Exactly the lines from the one with "A student prepares" to the end of the data below should be set down, and no others.
(Dataset records Opens)
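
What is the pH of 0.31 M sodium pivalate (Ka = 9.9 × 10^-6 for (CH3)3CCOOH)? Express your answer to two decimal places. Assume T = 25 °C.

(CH3)3CCOO- is the conjugate base of the weak acid (CH3)3CCOOH.
Kb = Kw/Ka = 1.0×10^-14 / 9.9 × 10^-6 = 1.01 × 10^-9
Kb = [OH-]²/(0.31 − [OH-]) = 1.01 × 10^-9
Assume [OH-] ≪ 0.31: [OH-] ≈ √(1.01 × 10^-9 × 0.31) = 1.77 × 10^-5 M
pOH = 4.75, so pH = 14.00 − pOH = 9.25

pH = 9.25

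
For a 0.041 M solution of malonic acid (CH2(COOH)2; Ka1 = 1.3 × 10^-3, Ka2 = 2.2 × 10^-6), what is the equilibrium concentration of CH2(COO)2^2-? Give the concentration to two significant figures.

First ionization gives [H+] ≈ [CH2(COOH)COO-] = 6.68 × 10^-3 M.
Second step: Ka2 = [H+][CH2(COO)2^2-]/[CH2(COOH)COO-] ≈ [CH2(COO)2^2-] (since [H+] ≈ [CH2(COOH)COO-]).
So [CH2(COO)2^2-] ≈ Ka2.

2.2 × 10^-6 M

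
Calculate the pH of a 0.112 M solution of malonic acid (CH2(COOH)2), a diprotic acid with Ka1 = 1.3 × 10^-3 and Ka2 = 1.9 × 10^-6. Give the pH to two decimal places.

Since Ka1 ≫ Ka2, the first ionization dominates [H+].
Ka1 = x²/(0.112 − x) = 1.3 × 10^-3
Solving the quadratic: x = (−Ka1 + √(Ka1² + 4·Ka1·C₀))/2 = 1.14 × 10^-2 M
pH = −log(1.14 × 10^-2) = 1.94

pH = 1.94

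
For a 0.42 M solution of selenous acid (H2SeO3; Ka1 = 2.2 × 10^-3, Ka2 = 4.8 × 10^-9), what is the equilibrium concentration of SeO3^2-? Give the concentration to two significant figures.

First ionization gives [H+] ≈ [HSeO3-] = 2.93 × 10^-2 M.
Second step: Ka2 = [H+][SeO3^2-]/[HSeO3-] ≈ [SeO3^2-] (since [H+] ≈ [HSeO3-]).
So [SeO3^2-] ≈ Ka2.

4.8 × 10^-9 M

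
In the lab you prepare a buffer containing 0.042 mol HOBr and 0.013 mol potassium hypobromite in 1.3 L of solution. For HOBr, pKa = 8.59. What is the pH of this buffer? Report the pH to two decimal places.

pH = 8.08

pH = pKa + log([A⁻]/[HA]) = 8.59 + log(0.013/0.042)
pH = 8.59 + (-0.509) = 8.08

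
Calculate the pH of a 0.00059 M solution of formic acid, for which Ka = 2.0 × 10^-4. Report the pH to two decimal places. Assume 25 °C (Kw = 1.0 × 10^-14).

pH = 3.59

HCOOH ⇌ HCOO- + H+
Let x = [H+] at equilibrium. Ka = x²/(0.00059 − x).
The 5% rule fails; solving x² + Ka·x − Ka·C₀ = 0 exactly:
x = (−Ka + √(Ka² + 4·Ka·C₀))/2 = 2.58 × 10^-4 M
pH = −log[H+] = −log(2.58 × 10^-4) = 3.59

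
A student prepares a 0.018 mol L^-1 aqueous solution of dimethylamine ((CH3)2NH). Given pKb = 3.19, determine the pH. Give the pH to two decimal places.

(CH3)2NH + H2O ⇌ (CH3)2NH2+ + OH-
Kb = 10^(−3.19) = 6.46 × 10^-4
Kb = [OH-]²/(0.018 − [OH-]) = 6.46 × 10^-4
[OH-] is not negligible relative to C₀; solve [OH-]² + 0.000646·[OH-] − 1.16e-05 = 0.
[OH-] = [−0.000646 + √(0.000646² + 4.65e-05)]/2 = 3.10 × 10^-3 M
pOH = −log(3.10 × 10^-3) = 2.51; pH = 14.00 − 2.51 = 11.49

pH = 11.49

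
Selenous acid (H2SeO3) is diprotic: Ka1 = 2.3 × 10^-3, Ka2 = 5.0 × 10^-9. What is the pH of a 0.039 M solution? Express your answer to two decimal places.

pH = 2.08

Ka1 ≫ Ka2, so treat the first dissociation as the only significant source of H+.
Ka1 = x²/(0.039 − x) = 2.3 × 10^-3
Solving the quadratic: x = (−Ka1 + √(Ka1² + 4·Ka1·C₀))/2 = 8.39 × 10^-3 M
pH = −log(8.39 × 10^-3) = 2.08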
(Dataset records Closes)
> [Result for this exercise]:
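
A student prepares a 0.018 mol L^-1 aqueous solution of dimethylamine ((CH3)2NH). Given pKb = 3.19, determine the pH. Give the pH to two decimal places.

(CH3)2NH + H2O ⇌ (CH3)2NH2+ + OH-
Kb = 10^(−3.19) = 6.46 × 10^-4
Kb = [OH-]²/(0.018 − [OH-]) = 6.46 × 10^-4
[OH-] is not negligible relative to C₀; solve [OH-]² + 0.000646·[OH-] − 1.16e-05 = 0.
[OH-] = [−0.000646 + √(0.000646² + 4.65e-05)]/2 = 3.10 × 10^-3 M
pOH = −log(3.10 × 10^-3) = 2.51; pH = 14.00 − 2.51 = 11.49

pH = 11.49

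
Selenous acid (H2SeO3) is diprotic: Ka1 = 2.3 × 10^-3, Ka2 = 5.0 × 10^-9. What is the pH of a 0.039 M solution? Express your answer to two decimal places.

pH = 2.08

Ka1 ≫ Ka2, so treat the first dissociation as the only significant source of H+.
Ka1 = x²/(0.039 − x) = 2.3 × 10^-3
Solving the quadratic: x = (−Ka1 + √(Ka1² + 4·Ka1·C₀))/2 = 8.39 × 10^-3 M
pH = −log(8.39 × 10^-3) = 2.08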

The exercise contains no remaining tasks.